[[ Input for this task open ]]
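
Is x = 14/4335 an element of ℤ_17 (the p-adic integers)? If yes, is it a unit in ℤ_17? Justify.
x ∉ ℤ_17 (v_17(x) = -2 < 0)

ℤ_17 = {x ∈ ℚ_17 : v_17(x) ≥ 0} and ℤ_17^× = {x ∈ ℤ_17 : v_17(x) = 0}. Here v_17(14/4335) = v_17(num) − v_17(den) = -2; compare against these criteria.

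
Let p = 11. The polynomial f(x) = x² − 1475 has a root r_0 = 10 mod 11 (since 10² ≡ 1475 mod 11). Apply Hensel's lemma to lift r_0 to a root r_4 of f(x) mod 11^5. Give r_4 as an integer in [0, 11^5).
r_4 = 6643 (mod 161051)

Hensel's recurrence: r_{i+1} = r_i − f(r_i)·(f′(r_i))^{-1} mod 11^{i+2}, with f′(x) = 2x. Iterate:
  r_0 = 10 (mod 11)
  r_1 = 109 (mod 121)
  r_2 = 1319 (mod 1331)
  r_3 = 6643 (mod 14641)
  r_4 = 6643 (mod 161051)
Final: r_4 = 6643, and one checks f(r_4) ≡ 0 mod 11^5.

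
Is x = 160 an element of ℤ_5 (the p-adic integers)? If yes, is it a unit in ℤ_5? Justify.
x ∈ ℤ_5 but not a unit; v_5(x) = 1 > 0

ℤ_5 = {x ∈ ℚ_5 : v_5(x) ≥ 0} and ℤ_5^× = {x ∈ ℤ_5 : v_5(x) = 0}. Here v_5(160) = v_5(num) − v_5(den) = 1; compare against these criteria.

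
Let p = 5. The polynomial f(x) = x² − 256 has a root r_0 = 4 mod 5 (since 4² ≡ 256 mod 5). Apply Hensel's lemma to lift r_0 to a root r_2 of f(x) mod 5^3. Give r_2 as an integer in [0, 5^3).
r_2 = 109 (mod 125)

Hensel's recurrence: r_{i+1} = r_i − f(r_i)·(f′(r_i))^{-1} mod 5^{i+2}, with f′(x) = 2x. Iterate:
  r_0 = 4 (mod 5)
  r_1 = 9 (mod 25)
  r_2 = 109 (mod 125)
Final: r_2 = 109, and one checks f(r_2) ≡ 0 mod 5^3.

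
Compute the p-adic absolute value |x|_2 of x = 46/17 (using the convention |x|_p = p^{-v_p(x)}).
|46/17|_2 = 1/2

Step 1 — compute v_2(x) by factoring powers of 2 out of the numerator and denominator: v_2(46/17) = 1. Step 2 — apply |x|_p = p^{-v_p(x)} = 2^{-1} = 1/2.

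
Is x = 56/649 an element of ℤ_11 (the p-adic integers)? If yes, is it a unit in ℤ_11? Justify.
x ∉ ℤ_11 (v_11(x) = -1 < 0)

ℤ_11 = {x ∈ ℚ_11 : v_11(x) ≥ 0} and ℤ_11^× = {x ∈ ℤ_11 : v_11(x) = 0}. Here v_11(56/649) = v_11(num) − v_11(den) = -1; compare against these criteria.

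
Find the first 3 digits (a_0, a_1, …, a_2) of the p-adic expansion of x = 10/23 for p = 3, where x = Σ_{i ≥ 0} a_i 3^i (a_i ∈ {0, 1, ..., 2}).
(a_0, …, a_2) = (2, 0, 1)

v_3(10/23) = 0 (numerator and denominator both coprime to 3), so x ∈ ℤ_3^×. Compute digits iteratively via a_i = x_i mod 3, x_{i+1} = (x_i − a_i)/3, with x_0 = x:
  x_0 = 10/23;  a_0 = 2;  x_1 = (x_0 − 2)/3 = -12/23
  x_1 = -12/23;  a_1 = 0;  x_2 = (x_1 − 0)/3 = -4/23
  x_2 = -4/23;  a_2 = 1;  x_3 = (x_2 − 1)/3 = -9/23
Digits: (2, 0, 1).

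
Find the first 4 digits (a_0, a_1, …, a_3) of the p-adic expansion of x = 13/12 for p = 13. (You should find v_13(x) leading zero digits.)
(a_0, …, a_3) = (0, 12, 11, 11)

v_13(13/12) = 1, so a_0 = ... = a_0 = 0. Factor out: x = 13^1 · u with u = 1/12 a unit in ℤ_13. Expand u iteratively via a_{v+i} = u_i mod 13, u_{i+1} = (u_i − a_{v+i})/13:
  u_0 = 1/12;  a_1 = 12;  u_1 = (u_0 − 12)/13 = -11/12
  u_1 = -11/12;  a_2 = 11;  u_2 = (u_1 − 11)/13 = -11/12
  u_2 = -11/12;  a_3 = 11;  u_3 = (u_2 − 11)/13 = -11/12
Digits: (0, 12, 11, 11).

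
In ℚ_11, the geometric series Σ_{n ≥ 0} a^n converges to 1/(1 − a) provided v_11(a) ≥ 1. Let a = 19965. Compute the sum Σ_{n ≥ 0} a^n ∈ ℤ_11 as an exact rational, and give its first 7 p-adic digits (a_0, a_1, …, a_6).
Σ a^n = 1/(1 − a) = -1/19964;  first 7 digits = (1, 0, 0, 4, 1, 0, 5)

v_11(a) = 3 ≥ 1, so the series converges in ℤ_11 to 1/(1 − a) = 1/(1 − 19965) = -1/19964. Expand this rational in ℤ_11: compute digits iteratively via d_i = x_i mod 11, x_{i+1} = (x_i − d_i)/11. The first 7 digits are (1, 0, 0, 4, 1, 0, 5).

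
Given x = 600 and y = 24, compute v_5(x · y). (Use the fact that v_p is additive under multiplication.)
v_5(14400) = 2

v_p(x) = 2 (factor: 600 = 5^2 · 24); v_p(y) = 0 (factor: 24 = 5^0 · 24). Additivity: v_p(xy) = v_p(x) + v_p(y) = 2 + 0 = 2. (Direct check: xy = 14400 = 5^2 · (576).)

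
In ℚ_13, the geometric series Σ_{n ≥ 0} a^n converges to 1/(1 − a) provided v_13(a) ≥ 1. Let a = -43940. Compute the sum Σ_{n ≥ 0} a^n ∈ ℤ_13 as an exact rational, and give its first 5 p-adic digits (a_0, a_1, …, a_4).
Σ a^n = 1/(1 − a) = 1/43941;  first 5 digits = (1, 0, 0, 6, 11)

v_13(a) = 3 ≥ 1, so the series converges in ℤ_13 to 1/(1 − a) = 1/(1 − (-43940)) = 1/43941. Expand this rational in ℤ_13: compute digits iteratively via d_i = x_i mod 13, x_{i+1} = (x_i − d_i)/13. The first 5 digits are (1, 0, 0, 6, 11).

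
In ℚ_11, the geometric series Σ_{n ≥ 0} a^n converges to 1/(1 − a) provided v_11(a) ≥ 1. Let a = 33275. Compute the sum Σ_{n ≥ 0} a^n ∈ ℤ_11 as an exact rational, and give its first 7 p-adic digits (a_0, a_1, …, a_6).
Σ a^n = 1/(1 − a) = -1/33274;  first 7 digits = (1, 0, 0, 3, 2, 0, 9)

v_11(a) = 3 ≥ 1, so the series converges in ℤ_11 to 1/(1 − a) = 1/(1 − 33275) = -1/33274. Expand this rational in ℤ_11: compute digits iteratively via d_i = x_i mod 11, x_{i+1} = (x_i − d_i)/11. The first 7 digits are (1, 0, 0, 3, 2, 0, 9).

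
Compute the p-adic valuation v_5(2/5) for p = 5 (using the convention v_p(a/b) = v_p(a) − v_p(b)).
v_5(2/5) = -1

Factor powers of 5 from the numerator and denominator of the reduced fraction: 2 = 5^0 · 2 and 5 = 5^1 · 1. Apply v_p(a/b) = v_p(a) − v_p(b): v_5(2/5) = 0 − 1 = -1.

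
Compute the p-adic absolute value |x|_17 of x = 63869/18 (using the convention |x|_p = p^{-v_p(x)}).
|63869/18|_17 = 1/4913

Step 1 — compute v_17(x) by factoring powers of 17 out of the numerator and denominator: v_17(63869/18) = 3. Step 2 — apply |x|_p = p^{-v_p(x)} = 17^{-3} = 1/4913.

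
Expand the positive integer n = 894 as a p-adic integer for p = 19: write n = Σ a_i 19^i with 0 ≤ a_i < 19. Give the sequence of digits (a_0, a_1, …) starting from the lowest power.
(a_0, a_1, …) = (1, 9, 2)

Repeated division by 19 gives the digits low-to-high: 894 = 1 + 9·19^1 + 2·19^2. Digit sequence: (1, 9, 2).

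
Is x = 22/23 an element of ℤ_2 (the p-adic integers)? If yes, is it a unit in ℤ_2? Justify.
x ∈ ℤ_2 but not a unit; v_2(x) = 1 > 0

ℤ_2 = {x ∈ ℚ_2 : v_2(x) ≥ 0} and ℤ_2^× = {x ∈ ℤ_2 : v_2(x) = 0}. Here v_2(22/23) = v_2(num) − v_2(den) = 1; compare against these criteria.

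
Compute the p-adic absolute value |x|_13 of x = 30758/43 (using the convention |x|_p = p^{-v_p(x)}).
|30758/43|_13 = 1/2197

Step 1 — compute v_13(x) by factoring powers of 13 out of the numerator and denominator: v_13(30758/43) = 3. Step 2 — apply |x|_p = p^{-v_p(x)} = 13^{-3} = 1/2197.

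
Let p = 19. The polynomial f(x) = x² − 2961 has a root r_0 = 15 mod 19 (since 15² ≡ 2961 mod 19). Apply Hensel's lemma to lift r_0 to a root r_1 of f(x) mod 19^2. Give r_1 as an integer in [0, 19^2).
r_1 = 34 (mod 361)

Hensel's recurrence: r_{i+1} = r_i − f(r_i)·(f′(r_i))^{-1} mod 19^{i+2}, with f′(x) = 2x. Iterate:
  r_0 = 15 (mod 19)
  r_1 = 34 (mod 361)
Final: r_1 = 34, and one checks f(r_1) ≡ 0 mod 19^2.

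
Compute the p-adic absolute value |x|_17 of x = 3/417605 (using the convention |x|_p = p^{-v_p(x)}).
|3/417605|_17 = 83521

Step 1 — compute v_17(x) by factoring powers of 17 out of the numerator and denominator: v_17(3/417605) = -4. Step 2 — apply |x|_p = p^{-v_p(x)} = 17^{4} = 83521.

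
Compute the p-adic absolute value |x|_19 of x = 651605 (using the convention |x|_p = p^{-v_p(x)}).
|651605|_19 = 1/130321

Step 1 — compute v_19(x) by factoring powers of 19 out of the numerator and denominator: v_19(651605) = 4. Step 2 — apply |x|_p = p^{-v_p(x)} = 19^{-4} = 1/130321.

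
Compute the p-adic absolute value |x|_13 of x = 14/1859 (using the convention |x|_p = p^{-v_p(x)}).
|14/1859|_13 = 169

Step 1 — compute v_13(x) by factoring powers of 13 out of the numerator and denominator: v_13(14/1859) = -2. Step 2 — apply |x|_p = p^{-v_p(x)} = 13^{2} = 169.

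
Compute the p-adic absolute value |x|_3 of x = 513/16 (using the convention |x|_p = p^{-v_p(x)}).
|513/16|_3 = 1/27

Step 1 — compute v_3(x) by factoring powers of 3 out of the numerator and denominator: v_3(513/16) = 3. Step 2 — apply |x|_p = p^{-v_p(x)} = 3^{-3} = 1/27.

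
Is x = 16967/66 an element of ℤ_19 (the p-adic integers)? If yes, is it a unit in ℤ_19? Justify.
x ∈ ℤ_19 but not a unit; v_19(x) = 2 > 0

ℤ_19 = {x ∈ ℚ_19 : v_19(x) ≥ 0} and ℤ_19^× = {x ∈ ℤ_19 : v_19(x) = 0}. Here v_19(16967/66) = v_19(num) − v_19(den) = 2; compare against these criteria.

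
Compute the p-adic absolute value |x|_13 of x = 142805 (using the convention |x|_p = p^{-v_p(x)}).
|142805|_13 = 1/28561

Step 1 — compute v_13(x) by factoring powers of 13 out of the numerator and denominator: v_13(142805) = 4. Step 2 — apply |x|_p = p^{-v_p(x)} = 13^{-4} = 1/28561.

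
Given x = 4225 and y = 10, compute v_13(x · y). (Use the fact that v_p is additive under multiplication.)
v_13(42250) = 2

v_p(x) = 2 (factor: 4225 = 13^2 · 25); v_p(y) = 0 (factor: 10 = 13^0 · 10). Additivity: v_p(xy) = v_p(x) + v_p(y) = 2 + 0 = 2. (Direct check: xy = 42250 = 13^2 · (250).)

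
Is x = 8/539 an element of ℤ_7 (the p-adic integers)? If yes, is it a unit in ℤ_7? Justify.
x ∉ ℤ_7 (v_7(x) = -2 < 0)

ℤ_7 = {x ∈ ℚ_7 : v_7(x) ≥ 0} and ℤ_7^× = {x ∈ ℤ_7 : v_7(x) = 0}. Here v_7(8/539) = v_7(num) − v_7(den) = -2; compare against these criteria.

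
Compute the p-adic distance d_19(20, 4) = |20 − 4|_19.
d_19(20, 4) = 1

Step 1 — x − y = 20 − 4 = 16. Step 2 — v_19(16) = 0 (factor: 16 = (19^0 · 16); the sign does not affect v_p). Step 3 — |x − y|_19 = 19^{0} = 1.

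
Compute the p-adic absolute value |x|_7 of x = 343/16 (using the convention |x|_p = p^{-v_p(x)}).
|343/16|_7 = 1/343

Step 1 — compute v_7(x) by factoring powers of 7 out of the numerator and denominator: v_7(343/16) = 3. Step 2 — apply |x|_p = p^{-v_p(x)} = 7^{-3} = 1/343.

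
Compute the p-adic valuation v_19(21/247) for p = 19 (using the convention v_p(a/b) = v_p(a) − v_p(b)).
v_19(21/247) = -1

Factor powers of 19 from the numerator and denominator of the reduced fraction: 21 = 19^0 · 21 and 247 = 19^1 · 13. Apply v_p(a/b) = v_p(a) − v_p(b): v_19(21/247) = 0 − 1 = -1.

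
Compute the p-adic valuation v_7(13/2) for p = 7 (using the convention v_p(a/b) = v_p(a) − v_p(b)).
v_7(13/2) = 0

Factor powers of 7 from the numerator and denominator of the reduced fraction: 13 = 7^0 · 13 and 2 = 7^0 · 2. Apply v_p(a/b) = v_p(a) − v_p(b): v_7(13/2) = 0 − 0 = 0.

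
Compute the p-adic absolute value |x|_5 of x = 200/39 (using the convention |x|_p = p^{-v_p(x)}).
|200/39|_5 = 1/25

Step 1 — compute v_5(x) by factoring powers of 5 out of the numerator and denominator: v_5(200/39) = 2. Step 2 — apply |x|_p = p^{-v_p(x)} = 5^{-2} = 1/25.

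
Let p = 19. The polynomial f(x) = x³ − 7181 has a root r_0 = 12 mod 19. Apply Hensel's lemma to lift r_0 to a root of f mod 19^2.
r_1 = 221 (mod 361)

Hensel: r_{i+1} = r_i − f(r_i)/f′(r_i) mod 19^{i+2}, where f′(x) = 3x². Iterate:
  r_0 = 12 (mod 19)
  r_1 = 221 (mod 361)
Final: r = 221 with f(r) ≡ 0 mod 19^2.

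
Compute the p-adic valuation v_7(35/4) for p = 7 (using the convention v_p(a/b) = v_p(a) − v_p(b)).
v_7(35/4) = 1

Factor powers of 7 from the numerator and denominator of the reduced fraction: 35 = 7^1 · 5 and 4 = 7^0 · 4. Apply v_p(a/b) = v_p(a) − v_p(b): v_7(35/4) = 1 − 0 = 1.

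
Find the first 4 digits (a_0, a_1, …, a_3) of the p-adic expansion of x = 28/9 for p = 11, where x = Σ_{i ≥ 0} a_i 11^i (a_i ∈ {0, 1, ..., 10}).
(a_0, …, a_3) = (8, 2, 1, 6)

v_11(28/9) = 0 (numerator and denominator both coprime to 11), so x ∈ ℤ_11^×. Compute digits iteratively via a_i = x_i mod 11, x_{i+1} = (x_i − a_i)/11, with x_0 = x:
  x_0 = 28/9;  a_0 = 8;  x_1 = (x_0 − 8)/11 = -4/9
  x_1 = -4/9;  a_1 = 2;  x_2 = (x_1 − 2)/11 = -2/9
  x_2 = -2/9;  a_2 = 1;  x_3 = (x_2 − 1)/11 = -1/9
  x_3 = -1/9;  a_3 = 6;  x_4 = (x_3 − 6)/11 = -5/9
Digits: (8, 2, 1, 6).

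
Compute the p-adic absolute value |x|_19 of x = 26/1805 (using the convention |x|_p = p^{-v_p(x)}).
|26/1805|_19 = 361

Step 1 — compute v_19(x) by factoring powers of 19 out of the numerator and denominator: v_19(26/1805) = -2. Step 2 — apply |x|_p = p^{-v_p(x)} = 19^{2} = 361.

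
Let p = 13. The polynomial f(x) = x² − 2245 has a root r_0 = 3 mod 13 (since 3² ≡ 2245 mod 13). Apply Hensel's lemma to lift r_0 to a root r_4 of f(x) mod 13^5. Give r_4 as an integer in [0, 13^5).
r_4 = 156081 (mod 371293)

Hensel's recurrence: r_{i+1} = r_i − f(r_i)·(f′(r_i))^{-1} mod 13^{i+2}, with f′(x) = 2x. Iterate:
  r_0 = 3 (mod 13)
  r_1 = 94 (mod 169)
  r_2 = 94 (mod 2197)
  r_3 = 13276 (mod 28561)
  r_4 = 156081 (mod 371293)
Final: r_4 = 156081, and one checks f(r_4) ≡ 0 mod 13^5.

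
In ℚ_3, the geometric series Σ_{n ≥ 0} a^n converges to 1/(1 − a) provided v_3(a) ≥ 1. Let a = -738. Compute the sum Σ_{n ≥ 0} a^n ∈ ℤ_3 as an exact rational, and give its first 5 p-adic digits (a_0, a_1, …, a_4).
Σ a^n = 1/(1 − a) = 1/739;  first 5 digits = (1, 0, 2, 2, 0)

v_3(a) = 2 ≥ 1, so the series converges in ℤ_3 to 1/(1 − a) = 1/(1 − (-738)) = 1/739. Expand this rational in ℤ_3: compute digits iteratively via d_i = x_i mod 3, x_{i+1} = (x_i − d_i)/3. The first 5 digits are (1, 0, 2, 2, 0).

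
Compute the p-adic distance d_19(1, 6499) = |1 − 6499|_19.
d_19(1, 6499) = 1/361

Step 1 — x − y = 1 − 6499 = -6498. Step 2 — v_19(-6498) = 2 (factor: -6498 = −(19^2 · 18); the sign does not affect v_p). Step 3 — |x − y|_19 = 19^{-2} = 1/361.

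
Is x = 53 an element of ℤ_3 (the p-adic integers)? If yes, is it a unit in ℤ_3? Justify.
x ∈ ℤ_3^× (unit); v_3(x) = 0

ℤ_3 = {x ∈ ℚ_3 : v_3(x) ≥ 0} and ℤ_3^× = {x ∈ ℤ_3 : v_3(x) = 0}. Here v_3(53) = v_3(num) − v_3(den) = 0; compare against these criteria.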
[[ Input for this task closed ]]
What to work on: The answer is the line containing "Compute the p-adic distance d_19(1, 6499)" together with every line after it in the records, repeated exactly and with nothing else.

Result:
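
Compute the p-adic distance d_19(1, 6499) = |1 − 6499|_19.
d_19(1, 6499) = 1/361

Step 1 — x − y = 1 − 6499 = -6498. Step 2 — v_19(-6498) = 2 (factor: -6498 = −(19^2 · 18); the sign does not affect v_p). Step 3 — |x − y|_19 = 19^{-2} = 1/361.

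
Is x = 53 an element of ℤ_3 (the p-adic integers)? If yes, is it a unit in ℤ_3? Justify.
x ∈ ℤ_3^× (unit); v_3(x) = 0

ℤ_3 = {x ∈ ℚ_3 : v_3(x) ≥ 0} and ℤ_3^× = {x ∈ ℤ_3 : v_3(x) = 0}. Here v_3(53) = v_3(num) − v_3(den) = 0; compare against these criteria.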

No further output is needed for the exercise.